▸ **Task requirements**: Work through the records below and copy every line that includes "check".

▸ **Saved data entries**:
....................

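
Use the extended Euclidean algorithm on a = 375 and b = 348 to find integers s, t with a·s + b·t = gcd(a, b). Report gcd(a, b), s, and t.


Euclidean algorithm on (375, 348) — divide until remainder is 0:
  375 = 1 · 348 + 27
  348 = 12 · 27 + 24
  27 = 1 · 24 + 3
  24 = 8 · 3 + 0
gcd(375, 348) = 3.
Track Bezout coefficients alongside the remainders: start with r₀ = 375 = a·1 + b·0 (s = 1, t = 0) and r₁ = 348 = a·0 + b·1 (s = 0, t = 1); each new remainder r_{k+1} = r_{k-1} − q_k·r_k inherits s_{k+1} = s_{k-1} − q_k·s_k, t_{k+1} = t_{k-1} − q_k·t_k, so r_k = a·s_k + b·t_k at every step:
  q = 1: r = 27, s = 1 − 1·0 = 1, t = 0 − 1·1 = -1  (check: 375·1 + 348·(-1) = 27)
  q = 12: r = 24, s = 0 − 12·1 = -12, t = 1 − 12·(-1) = 13  (check: 375·(-12) + 348·13 = 24)
  q = 1: r = 3, s = 1 − 1·(-12) = 13, t = -1 − 1·13 = -14  (check: 375·13 + 348·(-14) = 3)
The row with r = 3 (the gcd) gives the Bezout coefficients s = 13, t = -14.
Result: 375 · (13) + 348 · (-14) = 3.

gcd(375, 348) = 3; s = 13, t = -14 (check: 375·13 + 348·(-14) = 3).


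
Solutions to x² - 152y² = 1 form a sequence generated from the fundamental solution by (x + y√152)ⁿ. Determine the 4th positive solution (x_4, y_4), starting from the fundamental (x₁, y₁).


Step 1: Find the fundamental solution (x₁, y₁) of x² - 152y² = 1.
  Expand √152 as a continued fraction. a₀ = ⌊√152⌋ = 12; iterate m_{k+1} = d_k·a_k − m_k, d_{k+1} = (152 − m_{k+1}²)/d_k, a_{k+1} = ⌊(a₀ + m_{k+1})/d_{k+1}⌋ (starting m₀ = 0, d₀ = 1), with convergents p_k = a_k·p_{k-1} + p_{k-2}, q_k = a_k·q_{k-1} + q_{k-2} (p₋₁ = 1, q₋₁ = 0):
  k = 0: a₀ = 12; p₀/q₀ = 12/1; p₀² − 152·q₀² = 144 − 152 = -8.
  k = 1: m = 12, d = 8, a = ⌊(12 + 12)/8⌋ = 3; p/q = (3·12 + 1)/(3·1 + 0) = 37/3; p² − 152·q² = 1369 − 1368 = 1.
  The first convergent with p² − 152·q² = 1 gives the fundamental solution (x₁, y₁) = (37, 3).
Step 2: Apply the recurrence (x_{n+1}, y_{n+1}) = (x₁x_n + 152y₁y_n, x₁y_n + y₁x_n) repeatedly.
  From (x_1, y_1) = (37, 3): x_2 = 37·37 + 152·3·3 = 2737; y_2 = 37·3 + 3·37 = 222.
  From (x_2, y_2) = (2737, 222): x_3 = 37·2737 + 152·3·222 = 202501; y_3 = 37·222 + 3·2737 = 16425.
  From (x_3, y_3) = (202501, 16425): x_4 = 37·202501 + 152·3·16425 = 14982337; y_4 = 37·16425 + 3·202501 = 1215228.
Step 3: Verify x_4² - 152·y_4² = 224470421981569 - 224470421981568 = 1 (should be 1). ✓

(x_1, y_1) = (37, 3); (x_4, y_4) = (14982337, 1215228).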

....................

▸ **Answer to this exercise**:
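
  q = 1: r = 27, s = 1 − 1·0 = 1, t = 0 − 1·1 = -1  (check: 375·1 + 348·(-1) = 27)
  q = 12: r = 24, s = 0 − 12·1 = -12, t = 1 − 12·(-1) = 13  (check: 375·(-12) + 348·13 = 24)
  q = 1: r = 3, s = 1 − 1·(-12) = 13, t = -1 − 1·13 = -14  (check: 375·13 + 348·(-14) = 3)
gcd(375, 348) = 3; s = 13, t = -14 (check: 375·13 + 348·(-14) = 3).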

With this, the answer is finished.